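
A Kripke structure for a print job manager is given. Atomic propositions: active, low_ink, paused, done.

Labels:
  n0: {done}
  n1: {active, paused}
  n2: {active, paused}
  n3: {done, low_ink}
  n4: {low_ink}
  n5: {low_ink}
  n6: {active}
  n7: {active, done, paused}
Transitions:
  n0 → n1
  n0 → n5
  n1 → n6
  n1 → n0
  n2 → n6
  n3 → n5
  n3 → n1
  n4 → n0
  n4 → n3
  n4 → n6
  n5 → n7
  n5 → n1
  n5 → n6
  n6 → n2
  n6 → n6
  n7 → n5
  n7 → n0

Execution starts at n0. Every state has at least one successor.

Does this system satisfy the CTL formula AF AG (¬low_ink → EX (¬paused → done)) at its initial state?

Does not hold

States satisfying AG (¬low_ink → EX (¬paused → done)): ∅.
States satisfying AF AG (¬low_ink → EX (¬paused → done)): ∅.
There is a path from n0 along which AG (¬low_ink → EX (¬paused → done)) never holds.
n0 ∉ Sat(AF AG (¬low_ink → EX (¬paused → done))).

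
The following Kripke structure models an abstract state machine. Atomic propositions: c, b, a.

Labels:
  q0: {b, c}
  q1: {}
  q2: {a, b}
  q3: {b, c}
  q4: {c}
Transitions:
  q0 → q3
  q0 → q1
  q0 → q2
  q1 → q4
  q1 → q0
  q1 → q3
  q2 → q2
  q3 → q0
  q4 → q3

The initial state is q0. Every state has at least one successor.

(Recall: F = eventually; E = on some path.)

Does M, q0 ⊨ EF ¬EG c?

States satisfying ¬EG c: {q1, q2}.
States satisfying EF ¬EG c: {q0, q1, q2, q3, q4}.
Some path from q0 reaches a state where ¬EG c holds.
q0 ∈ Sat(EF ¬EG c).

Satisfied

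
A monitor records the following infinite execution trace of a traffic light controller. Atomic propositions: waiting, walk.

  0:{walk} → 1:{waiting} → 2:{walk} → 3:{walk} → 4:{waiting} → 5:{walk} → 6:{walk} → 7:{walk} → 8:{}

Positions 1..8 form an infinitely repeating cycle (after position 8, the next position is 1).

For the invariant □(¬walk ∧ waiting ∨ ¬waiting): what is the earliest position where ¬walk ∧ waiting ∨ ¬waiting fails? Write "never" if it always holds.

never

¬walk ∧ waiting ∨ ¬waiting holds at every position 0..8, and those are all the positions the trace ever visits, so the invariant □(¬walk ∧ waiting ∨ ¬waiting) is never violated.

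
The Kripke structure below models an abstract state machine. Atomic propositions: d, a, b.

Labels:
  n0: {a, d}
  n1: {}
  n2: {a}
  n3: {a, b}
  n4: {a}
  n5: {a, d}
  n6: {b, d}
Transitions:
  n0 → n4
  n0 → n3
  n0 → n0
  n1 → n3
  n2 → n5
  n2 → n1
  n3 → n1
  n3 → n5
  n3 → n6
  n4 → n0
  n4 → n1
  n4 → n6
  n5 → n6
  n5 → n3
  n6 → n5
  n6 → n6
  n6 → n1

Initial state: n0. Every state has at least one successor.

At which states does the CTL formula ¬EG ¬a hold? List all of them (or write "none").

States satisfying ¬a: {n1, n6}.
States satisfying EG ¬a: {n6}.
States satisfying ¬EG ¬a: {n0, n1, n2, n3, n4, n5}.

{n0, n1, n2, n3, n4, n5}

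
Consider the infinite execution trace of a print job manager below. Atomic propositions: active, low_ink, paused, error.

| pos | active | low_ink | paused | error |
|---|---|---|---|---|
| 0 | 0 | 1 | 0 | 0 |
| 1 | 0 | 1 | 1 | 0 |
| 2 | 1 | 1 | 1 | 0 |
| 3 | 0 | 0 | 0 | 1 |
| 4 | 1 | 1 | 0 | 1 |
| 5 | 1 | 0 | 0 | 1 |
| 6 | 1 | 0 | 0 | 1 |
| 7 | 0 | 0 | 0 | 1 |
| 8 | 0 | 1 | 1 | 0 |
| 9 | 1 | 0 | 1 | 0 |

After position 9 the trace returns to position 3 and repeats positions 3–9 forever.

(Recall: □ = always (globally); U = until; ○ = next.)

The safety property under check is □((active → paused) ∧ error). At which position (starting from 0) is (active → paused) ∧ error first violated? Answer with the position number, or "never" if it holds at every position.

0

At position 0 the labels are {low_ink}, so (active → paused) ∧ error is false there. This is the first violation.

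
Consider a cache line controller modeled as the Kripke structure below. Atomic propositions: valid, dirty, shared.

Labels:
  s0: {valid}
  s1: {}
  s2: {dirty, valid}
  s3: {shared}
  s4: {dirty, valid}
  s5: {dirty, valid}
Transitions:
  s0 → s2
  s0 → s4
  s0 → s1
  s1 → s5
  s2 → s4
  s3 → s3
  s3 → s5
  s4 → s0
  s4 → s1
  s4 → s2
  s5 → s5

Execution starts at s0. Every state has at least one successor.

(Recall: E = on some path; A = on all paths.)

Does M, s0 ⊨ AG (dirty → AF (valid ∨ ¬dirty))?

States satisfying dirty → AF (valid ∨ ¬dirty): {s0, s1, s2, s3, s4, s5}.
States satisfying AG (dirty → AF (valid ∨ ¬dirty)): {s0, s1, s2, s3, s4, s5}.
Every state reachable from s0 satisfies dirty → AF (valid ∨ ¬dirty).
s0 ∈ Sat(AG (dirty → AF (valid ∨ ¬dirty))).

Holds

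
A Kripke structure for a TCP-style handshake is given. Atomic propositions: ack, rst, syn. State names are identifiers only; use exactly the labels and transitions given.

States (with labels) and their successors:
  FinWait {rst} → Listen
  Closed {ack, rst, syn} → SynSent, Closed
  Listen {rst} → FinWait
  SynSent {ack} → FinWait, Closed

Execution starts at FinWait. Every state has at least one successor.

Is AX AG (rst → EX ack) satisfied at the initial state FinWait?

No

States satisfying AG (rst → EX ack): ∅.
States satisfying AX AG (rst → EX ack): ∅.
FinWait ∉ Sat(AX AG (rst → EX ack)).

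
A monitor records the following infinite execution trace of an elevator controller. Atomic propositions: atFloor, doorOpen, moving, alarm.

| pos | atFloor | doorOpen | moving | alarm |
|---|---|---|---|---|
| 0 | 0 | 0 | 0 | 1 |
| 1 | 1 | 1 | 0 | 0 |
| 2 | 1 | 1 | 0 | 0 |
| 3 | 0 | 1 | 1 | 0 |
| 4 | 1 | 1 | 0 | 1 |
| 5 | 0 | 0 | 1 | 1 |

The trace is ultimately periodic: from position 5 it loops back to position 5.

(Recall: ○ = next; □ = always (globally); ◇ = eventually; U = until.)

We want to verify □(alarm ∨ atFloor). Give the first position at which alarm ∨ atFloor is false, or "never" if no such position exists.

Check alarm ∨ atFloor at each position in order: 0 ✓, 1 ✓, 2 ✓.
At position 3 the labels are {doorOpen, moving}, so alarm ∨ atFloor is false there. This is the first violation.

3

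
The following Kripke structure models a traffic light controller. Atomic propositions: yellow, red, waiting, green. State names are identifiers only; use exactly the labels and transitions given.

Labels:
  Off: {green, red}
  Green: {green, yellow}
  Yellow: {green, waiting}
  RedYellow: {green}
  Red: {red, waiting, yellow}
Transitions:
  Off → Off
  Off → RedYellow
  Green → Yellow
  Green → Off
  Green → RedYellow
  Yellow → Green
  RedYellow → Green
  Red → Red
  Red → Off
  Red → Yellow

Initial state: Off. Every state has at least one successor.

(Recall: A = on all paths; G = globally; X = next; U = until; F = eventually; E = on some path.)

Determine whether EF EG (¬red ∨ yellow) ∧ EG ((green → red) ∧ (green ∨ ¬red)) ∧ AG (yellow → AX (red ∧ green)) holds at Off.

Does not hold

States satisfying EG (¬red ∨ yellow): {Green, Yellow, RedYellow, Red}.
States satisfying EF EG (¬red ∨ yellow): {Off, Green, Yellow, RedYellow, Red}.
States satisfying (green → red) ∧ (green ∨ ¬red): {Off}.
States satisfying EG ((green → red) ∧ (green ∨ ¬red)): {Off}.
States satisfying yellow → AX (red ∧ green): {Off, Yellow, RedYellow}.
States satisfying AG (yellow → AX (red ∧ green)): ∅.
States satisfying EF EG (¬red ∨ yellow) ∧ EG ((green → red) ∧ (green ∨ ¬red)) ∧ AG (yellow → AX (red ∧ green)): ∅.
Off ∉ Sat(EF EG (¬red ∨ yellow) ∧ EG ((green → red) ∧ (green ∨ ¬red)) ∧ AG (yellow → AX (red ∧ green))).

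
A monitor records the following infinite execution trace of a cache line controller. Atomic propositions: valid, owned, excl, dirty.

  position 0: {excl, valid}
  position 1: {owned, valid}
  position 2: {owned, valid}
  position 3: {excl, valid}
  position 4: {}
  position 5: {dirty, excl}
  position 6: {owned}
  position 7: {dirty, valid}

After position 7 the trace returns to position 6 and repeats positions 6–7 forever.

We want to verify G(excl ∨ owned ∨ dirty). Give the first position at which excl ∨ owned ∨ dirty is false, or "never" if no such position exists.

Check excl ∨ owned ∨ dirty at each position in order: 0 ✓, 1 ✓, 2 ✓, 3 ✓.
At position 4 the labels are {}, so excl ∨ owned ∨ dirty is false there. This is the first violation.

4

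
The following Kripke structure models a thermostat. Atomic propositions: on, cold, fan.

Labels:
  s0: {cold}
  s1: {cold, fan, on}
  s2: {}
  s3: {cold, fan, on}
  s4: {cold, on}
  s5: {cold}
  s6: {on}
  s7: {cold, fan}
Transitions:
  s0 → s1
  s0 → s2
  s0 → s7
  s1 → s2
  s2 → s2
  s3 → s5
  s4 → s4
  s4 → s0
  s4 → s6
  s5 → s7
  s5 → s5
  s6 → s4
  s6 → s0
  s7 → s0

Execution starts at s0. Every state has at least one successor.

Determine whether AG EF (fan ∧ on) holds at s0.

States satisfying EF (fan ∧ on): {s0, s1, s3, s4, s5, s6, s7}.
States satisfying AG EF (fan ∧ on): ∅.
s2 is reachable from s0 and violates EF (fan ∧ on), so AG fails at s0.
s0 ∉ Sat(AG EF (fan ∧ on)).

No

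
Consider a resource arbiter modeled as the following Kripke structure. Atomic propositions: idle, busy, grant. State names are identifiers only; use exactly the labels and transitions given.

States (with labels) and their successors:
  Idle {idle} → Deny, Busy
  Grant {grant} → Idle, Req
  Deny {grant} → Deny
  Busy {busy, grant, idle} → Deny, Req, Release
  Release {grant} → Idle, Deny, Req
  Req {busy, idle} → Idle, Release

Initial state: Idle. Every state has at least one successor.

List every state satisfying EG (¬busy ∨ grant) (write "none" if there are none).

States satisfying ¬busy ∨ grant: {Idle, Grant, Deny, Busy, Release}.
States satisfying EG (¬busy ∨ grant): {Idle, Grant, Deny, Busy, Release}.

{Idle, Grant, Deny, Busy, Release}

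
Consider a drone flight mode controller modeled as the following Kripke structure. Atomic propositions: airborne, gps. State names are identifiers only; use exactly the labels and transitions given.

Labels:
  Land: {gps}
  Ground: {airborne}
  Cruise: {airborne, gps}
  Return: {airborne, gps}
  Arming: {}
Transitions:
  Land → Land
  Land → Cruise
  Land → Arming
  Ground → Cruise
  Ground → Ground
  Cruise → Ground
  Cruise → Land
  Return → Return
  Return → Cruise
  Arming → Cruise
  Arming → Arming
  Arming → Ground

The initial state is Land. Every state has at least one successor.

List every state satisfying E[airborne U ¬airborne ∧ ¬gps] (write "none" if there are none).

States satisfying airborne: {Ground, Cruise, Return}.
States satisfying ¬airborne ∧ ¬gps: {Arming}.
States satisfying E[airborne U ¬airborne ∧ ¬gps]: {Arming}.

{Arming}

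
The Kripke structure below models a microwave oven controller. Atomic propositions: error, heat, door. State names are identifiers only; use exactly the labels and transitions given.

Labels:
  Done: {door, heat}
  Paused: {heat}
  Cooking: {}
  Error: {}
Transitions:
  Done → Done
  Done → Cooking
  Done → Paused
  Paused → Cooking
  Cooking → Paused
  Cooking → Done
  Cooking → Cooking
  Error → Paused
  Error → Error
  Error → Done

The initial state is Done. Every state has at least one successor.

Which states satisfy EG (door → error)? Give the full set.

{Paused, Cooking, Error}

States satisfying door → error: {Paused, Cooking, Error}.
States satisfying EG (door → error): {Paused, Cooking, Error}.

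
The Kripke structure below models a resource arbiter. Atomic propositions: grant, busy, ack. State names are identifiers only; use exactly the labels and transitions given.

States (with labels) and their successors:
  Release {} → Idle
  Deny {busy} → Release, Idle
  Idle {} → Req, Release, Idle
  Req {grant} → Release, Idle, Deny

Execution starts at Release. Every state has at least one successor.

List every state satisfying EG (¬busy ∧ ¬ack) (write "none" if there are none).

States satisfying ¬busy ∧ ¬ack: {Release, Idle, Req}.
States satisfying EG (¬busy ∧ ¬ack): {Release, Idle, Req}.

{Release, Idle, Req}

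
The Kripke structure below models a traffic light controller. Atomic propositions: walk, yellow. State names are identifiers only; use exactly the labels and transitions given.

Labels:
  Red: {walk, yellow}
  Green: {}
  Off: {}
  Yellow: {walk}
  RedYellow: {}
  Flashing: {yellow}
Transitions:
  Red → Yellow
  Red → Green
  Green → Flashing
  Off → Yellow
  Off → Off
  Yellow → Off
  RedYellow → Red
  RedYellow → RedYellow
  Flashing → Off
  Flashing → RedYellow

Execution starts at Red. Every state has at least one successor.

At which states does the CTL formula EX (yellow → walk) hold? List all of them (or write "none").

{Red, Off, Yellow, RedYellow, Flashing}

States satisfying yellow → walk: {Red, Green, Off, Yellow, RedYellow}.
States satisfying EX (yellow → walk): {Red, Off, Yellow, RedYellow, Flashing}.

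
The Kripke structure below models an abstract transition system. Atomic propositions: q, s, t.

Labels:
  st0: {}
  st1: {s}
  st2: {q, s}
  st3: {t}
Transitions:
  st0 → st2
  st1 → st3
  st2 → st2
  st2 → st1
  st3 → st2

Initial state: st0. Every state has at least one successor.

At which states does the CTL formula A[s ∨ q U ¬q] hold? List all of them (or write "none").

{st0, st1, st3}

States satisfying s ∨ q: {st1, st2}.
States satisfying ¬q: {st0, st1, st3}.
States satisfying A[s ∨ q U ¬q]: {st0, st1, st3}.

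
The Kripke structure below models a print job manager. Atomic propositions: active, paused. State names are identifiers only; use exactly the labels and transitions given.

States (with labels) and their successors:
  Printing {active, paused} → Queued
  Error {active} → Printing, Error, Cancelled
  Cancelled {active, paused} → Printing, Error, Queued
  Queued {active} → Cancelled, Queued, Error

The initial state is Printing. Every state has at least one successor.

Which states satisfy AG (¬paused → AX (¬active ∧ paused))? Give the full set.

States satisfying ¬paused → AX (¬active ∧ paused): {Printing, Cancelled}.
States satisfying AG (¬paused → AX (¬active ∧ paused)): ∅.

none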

=-=-=-=-=

» Directions for this task: How many lines in the records hold the string "shared"? Reply with the number alone.

» The completed task: 2